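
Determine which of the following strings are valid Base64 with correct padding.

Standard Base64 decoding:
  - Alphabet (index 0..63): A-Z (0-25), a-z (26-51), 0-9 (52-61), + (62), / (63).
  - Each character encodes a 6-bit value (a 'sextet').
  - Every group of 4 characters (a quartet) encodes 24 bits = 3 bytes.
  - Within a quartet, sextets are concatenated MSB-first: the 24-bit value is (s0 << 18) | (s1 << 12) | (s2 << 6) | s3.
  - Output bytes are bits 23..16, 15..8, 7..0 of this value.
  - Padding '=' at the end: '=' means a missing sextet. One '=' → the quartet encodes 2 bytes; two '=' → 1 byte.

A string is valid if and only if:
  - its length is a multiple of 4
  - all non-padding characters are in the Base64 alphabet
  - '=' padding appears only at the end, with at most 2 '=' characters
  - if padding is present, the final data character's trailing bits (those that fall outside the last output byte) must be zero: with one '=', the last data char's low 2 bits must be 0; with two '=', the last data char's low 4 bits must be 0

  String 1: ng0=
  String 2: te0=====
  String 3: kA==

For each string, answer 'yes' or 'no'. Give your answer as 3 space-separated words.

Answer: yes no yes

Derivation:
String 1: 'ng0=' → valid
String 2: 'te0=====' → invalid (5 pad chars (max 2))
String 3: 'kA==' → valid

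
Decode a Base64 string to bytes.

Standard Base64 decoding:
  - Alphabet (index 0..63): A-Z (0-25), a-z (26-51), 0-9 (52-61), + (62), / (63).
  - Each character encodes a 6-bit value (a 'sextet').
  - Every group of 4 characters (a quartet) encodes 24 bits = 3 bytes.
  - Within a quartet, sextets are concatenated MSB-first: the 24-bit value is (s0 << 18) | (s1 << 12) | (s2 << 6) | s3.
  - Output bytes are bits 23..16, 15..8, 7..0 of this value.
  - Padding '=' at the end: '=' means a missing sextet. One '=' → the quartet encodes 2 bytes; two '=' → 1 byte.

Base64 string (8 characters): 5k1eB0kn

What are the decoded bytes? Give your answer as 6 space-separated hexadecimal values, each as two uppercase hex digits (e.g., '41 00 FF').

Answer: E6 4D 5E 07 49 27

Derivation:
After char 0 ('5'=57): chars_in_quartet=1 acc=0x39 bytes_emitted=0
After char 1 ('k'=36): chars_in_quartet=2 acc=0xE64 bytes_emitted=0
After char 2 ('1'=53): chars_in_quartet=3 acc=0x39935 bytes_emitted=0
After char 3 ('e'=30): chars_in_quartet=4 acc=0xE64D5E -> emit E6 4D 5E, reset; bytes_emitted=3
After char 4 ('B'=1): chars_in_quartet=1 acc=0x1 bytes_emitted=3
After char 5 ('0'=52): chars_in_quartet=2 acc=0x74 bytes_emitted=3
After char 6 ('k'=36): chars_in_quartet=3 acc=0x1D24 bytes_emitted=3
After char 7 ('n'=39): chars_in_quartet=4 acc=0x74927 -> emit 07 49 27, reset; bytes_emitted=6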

:::::

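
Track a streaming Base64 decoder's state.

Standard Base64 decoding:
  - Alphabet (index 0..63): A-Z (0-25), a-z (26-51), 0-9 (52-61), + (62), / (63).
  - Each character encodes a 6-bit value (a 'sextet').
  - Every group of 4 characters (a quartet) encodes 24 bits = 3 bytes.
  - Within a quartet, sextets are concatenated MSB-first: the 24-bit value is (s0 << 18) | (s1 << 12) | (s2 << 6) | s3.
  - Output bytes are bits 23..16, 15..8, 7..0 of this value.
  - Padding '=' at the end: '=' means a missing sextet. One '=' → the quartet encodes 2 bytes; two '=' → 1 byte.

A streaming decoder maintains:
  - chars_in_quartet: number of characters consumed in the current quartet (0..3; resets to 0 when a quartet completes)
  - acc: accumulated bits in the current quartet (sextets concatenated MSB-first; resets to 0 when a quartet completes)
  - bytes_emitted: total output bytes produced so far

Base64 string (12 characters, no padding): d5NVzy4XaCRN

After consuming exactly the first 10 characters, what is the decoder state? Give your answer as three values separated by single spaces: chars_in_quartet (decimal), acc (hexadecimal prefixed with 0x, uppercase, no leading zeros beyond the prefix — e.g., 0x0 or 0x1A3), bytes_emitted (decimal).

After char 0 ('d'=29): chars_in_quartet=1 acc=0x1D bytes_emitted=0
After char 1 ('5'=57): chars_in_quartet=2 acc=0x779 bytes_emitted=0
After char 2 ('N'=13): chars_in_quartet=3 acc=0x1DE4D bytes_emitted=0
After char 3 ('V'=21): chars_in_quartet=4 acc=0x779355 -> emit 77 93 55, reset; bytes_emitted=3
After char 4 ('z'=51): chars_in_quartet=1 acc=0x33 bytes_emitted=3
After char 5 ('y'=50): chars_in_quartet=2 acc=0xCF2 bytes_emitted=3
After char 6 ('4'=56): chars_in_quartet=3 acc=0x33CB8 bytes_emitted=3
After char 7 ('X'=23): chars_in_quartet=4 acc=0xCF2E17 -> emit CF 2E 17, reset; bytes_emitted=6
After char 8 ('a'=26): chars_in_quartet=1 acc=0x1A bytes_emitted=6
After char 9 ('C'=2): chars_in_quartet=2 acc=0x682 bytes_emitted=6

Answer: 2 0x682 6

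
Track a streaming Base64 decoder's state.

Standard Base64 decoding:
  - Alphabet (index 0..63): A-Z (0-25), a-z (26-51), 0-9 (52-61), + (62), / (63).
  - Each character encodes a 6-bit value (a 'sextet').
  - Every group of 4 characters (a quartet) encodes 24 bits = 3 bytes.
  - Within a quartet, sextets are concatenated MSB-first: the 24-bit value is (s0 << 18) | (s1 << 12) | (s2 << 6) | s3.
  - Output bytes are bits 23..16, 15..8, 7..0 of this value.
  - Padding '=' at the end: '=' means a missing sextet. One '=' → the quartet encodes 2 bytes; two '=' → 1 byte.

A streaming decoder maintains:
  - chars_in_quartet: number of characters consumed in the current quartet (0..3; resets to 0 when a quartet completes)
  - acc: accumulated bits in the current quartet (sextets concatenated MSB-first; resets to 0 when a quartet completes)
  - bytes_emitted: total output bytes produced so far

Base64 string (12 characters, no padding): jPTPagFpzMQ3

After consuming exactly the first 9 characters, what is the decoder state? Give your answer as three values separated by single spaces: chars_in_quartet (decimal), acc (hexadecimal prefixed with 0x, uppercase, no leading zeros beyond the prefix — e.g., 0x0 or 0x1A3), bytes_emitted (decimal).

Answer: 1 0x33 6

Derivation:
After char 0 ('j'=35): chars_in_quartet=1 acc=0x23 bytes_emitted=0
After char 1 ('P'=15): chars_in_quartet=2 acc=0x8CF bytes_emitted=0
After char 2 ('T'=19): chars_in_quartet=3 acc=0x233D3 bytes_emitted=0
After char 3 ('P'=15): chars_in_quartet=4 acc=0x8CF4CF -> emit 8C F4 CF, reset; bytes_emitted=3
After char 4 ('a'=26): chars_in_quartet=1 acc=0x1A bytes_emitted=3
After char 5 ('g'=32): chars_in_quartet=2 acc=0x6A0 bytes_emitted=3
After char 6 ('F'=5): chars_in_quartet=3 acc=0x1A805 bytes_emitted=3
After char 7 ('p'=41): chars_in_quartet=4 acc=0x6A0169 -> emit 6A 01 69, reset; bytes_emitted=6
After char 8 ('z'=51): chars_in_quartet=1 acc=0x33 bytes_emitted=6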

:::::

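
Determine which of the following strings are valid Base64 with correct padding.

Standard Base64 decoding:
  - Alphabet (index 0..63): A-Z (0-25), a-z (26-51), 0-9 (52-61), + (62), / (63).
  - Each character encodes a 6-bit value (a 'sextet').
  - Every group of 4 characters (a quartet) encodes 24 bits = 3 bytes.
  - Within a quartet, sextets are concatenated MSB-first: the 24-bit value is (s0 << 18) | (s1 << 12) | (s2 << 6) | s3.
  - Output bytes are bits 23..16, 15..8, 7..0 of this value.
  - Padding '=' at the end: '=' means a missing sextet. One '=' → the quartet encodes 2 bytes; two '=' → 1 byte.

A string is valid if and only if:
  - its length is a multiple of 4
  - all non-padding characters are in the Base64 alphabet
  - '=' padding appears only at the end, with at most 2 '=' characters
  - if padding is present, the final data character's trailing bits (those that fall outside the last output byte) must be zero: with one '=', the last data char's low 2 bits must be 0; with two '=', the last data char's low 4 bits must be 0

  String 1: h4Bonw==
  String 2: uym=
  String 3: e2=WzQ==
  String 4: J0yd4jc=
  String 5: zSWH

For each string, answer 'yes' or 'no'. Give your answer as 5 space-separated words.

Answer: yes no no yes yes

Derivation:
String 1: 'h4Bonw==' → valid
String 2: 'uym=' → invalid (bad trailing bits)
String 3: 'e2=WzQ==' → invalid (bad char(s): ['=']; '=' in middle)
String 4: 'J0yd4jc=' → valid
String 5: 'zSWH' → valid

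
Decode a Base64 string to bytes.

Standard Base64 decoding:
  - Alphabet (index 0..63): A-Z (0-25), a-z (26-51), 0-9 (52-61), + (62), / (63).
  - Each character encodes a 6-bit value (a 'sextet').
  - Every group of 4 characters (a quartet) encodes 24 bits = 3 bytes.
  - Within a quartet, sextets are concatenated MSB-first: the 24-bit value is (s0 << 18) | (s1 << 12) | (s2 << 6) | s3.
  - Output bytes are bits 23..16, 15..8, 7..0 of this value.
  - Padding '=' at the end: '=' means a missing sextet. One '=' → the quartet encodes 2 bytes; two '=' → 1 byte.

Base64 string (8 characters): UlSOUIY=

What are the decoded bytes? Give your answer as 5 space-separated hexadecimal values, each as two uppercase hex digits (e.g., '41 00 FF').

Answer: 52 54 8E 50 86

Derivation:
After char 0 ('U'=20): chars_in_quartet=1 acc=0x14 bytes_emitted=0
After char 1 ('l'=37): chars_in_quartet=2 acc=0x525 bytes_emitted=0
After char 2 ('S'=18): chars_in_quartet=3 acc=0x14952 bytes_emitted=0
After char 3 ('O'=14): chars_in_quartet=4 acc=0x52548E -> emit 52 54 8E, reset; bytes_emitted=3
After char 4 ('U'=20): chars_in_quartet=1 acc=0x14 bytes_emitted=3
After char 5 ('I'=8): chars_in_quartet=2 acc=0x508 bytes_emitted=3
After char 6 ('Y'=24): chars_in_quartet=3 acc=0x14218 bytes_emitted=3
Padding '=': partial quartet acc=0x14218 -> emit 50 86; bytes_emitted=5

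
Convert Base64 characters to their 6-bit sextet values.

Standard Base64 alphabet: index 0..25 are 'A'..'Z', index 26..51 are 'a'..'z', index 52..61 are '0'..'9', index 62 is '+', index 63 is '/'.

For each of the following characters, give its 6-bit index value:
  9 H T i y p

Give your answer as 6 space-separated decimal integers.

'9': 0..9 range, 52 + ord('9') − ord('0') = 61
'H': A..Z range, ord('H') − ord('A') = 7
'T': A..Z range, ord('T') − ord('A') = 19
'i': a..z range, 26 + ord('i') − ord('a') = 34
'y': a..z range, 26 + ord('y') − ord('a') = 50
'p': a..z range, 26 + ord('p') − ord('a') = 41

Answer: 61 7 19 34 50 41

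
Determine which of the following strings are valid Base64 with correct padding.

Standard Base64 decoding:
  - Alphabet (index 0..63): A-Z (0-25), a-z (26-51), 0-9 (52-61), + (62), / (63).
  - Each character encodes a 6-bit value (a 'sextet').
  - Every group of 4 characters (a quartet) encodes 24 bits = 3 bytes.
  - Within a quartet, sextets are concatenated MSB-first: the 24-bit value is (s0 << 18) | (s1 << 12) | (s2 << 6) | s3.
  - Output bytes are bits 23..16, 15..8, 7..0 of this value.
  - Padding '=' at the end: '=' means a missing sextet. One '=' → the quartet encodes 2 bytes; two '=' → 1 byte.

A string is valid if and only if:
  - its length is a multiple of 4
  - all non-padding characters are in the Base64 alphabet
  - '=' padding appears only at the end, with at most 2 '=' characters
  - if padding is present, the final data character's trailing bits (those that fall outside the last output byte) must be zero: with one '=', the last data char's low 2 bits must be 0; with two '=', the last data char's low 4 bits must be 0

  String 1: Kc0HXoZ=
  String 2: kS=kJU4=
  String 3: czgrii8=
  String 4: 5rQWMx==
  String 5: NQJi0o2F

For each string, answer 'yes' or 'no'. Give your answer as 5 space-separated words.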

:::::

• [Work request]
Retype only this portion of the data above: the line containing "What are the decoded bytes? Give your answer as 5", the line containing "9 H T i y p", and all lines between them, exactly.

• [Result for this exercise]
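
What are the decoded bytes? Give your answer as 5 space-separated hexadecimal values, each as two uppercase hex digits (e.g., '41 00 FF').

Answer: 52 54 8E 50 86

Derivation:
After char 0 ('U'=20): chars_in_quartet=1 acc=0x14 bytes_emitted=0
After char 1 ('l'=37): chars_in_quartet=2 acc=0x525 bytes_emitted=0
After char 2 ('S'=18): chars_in_quartet=3 acc=0x14952 bytes_emitted=0
After char 3 ('O'=14): chars_in_quartet=4 acc=0x52548E -> emit 52 54 8E, reset; bytes_emitted=3
After char 4 ('U'=20): chars_in_quartet=1 acc=0x14 bytes_emitted=3
After char 5 ('I'=8): chars_in_quartet=2 acc=0x508 bytes_emitted=3
After char 6 ('Y'=24): chars_in_quartet=3 acc=0x14218 bytes_emitted=3
Padding '=': partial quartet acc=0x14218 -> emit 50 86; bytes_emitted=5

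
Convert Base64 characters to their 6-bit sextet values.

Standard Base64 alphabet: index 0..25 are 'A'..'Z', index 26..51 are 'a'..'z', index 52..61 are '0'..'9', index 62 is '+', index 63 is '/'.

For each of the following characters, give its 6-bit index value:
  9 H T i y p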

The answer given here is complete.